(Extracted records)
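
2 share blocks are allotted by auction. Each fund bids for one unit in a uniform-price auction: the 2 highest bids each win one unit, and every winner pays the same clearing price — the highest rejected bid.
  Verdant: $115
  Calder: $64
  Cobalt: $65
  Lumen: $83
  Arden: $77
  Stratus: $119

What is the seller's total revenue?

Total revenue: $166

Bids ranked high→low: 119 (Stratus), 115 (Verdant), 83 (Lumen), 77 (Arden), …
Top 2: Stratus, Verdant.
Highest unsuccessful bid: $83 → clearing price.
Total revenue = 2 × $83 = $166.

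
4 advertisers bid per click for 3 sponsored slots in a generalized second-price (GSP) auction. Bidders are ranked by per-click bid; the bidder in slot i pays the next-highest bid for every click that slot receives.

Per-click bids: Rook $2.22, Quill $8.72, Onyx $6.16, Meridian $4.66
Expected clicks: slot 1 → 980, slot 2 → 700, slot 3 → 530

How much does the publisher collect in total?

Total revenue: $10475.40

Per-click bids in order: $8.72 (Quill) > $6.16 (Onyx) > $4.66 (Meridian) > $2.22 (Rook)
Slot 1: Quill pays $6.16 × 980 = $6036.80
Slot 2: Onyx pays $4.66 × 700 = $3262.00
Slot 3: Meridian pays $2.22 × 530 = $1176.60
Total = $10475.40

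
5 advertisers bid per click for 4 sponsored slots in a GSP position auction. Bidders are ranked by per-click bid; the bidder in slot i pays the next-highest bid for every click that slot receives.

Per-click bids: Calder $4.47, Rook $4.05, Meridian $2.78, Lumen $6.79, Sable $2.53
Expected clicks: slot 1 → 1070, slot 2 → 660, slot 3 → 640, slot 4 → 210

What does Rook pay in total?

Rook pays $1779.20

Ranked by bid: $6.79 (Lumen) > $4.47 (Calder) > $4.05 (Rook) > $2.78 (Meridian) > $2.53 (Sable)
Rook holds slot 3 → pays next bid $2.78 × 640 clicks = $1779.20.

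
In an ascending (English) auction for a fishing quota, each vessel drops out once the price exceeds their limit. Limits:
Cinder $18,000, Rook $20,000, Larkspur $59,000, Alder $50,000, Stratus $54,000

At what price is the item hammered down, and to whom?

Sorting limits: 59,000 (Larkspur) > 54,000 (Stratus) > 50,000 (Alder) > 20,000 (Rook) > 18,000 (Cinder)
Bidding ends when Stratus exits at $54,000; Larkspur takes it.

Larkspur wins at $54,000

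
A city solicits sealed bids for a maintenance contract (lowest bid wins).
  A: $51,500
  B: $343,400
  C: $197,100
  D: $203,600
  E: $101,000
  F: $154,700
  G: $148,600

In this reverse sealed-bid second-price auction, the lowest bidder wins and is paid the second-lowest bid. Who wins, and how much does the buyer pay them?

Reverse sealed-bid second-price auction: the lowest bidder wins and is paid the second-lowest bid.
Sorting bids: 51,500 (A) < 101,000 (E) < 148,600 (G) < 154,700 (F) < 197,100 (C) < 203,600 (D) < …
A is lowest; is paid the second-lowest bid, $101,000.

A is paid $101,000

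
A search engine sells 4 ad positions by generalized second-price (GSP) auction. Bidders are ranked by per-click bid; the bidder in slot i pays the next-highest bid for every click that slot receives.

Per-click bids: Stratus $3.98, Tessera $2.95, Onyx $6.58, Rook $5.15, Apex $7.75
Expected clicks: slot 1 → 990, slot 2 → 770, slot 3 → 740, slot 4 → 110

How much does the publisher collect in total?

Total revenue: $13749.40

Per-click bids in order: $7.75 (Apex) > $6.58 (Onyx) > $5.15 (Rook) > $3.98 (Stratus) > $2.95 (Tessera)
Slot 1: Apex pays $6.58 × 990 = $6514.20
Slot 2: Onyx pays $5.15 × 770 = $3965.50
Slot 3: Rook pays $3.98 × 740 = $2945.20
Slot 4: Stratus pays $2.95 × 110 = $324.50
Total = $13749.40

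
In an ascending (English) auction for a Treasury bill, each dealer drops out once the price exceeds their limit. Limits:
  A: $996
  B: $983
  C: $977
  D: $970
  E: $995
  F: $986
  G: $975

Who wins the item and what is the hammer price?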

Work request: Copy out, exactly and alone, the lines of the entries above between the ones holding "5 advertisers bid" and "G: $148,600", inclusive.

Answer box:
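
5 advertisers bid per click for 4 sponsored slots in a GSP position auction. Bidders are ranked by per-click bid; the bidder in slot i pays the next-highest bid for every click that slot receives.

Per-click bids: Calder $4.47, Rook $4.05, Meridian $2.78, Lumen $6.79, Sable $2.53
Expected clicks: slot 1 → 1070, slot 2 → 660, slot 3 → 640, slot 4 → 210

What does Rook pay in total?

Rook pays $1779.20

Ranked by bid: $6.79 (Lumen) > $4.47 (Calder) > $4.05 (Rook) > $2.78 (Meridian) > $2.53 (Sable)
Rook holds slot 3 → pays next bid $2.78 × 640 clicks = $1779.20.

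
In an ascending (English) auction for a fishing quota, each vessel drops out once the price exceeds their limit. Limits:
Cinder $18,000, Rook $20,000, Larkspur $59,000, Alder $50,000, Stratus $54,000

At what price is the item hammered down, and to whom?

Sorting limits: 59,000 (Larkspur) > 54,000 (Stratus) > 50,000 (Alder) > 20,000 (Rook) > 18,000 (Cinder)
Bidding ends when Stratus exits at $54,000; Larkspur takes it.

Larkspur wins at $54,000

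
A city solicits sealed bids for a maintenance contract (lowest bid wins).
  A: $51,500
  B: $343,400
  C: $197,100
  D: $203,600
  E: $101,000
  F: $154,700
  G: $148,600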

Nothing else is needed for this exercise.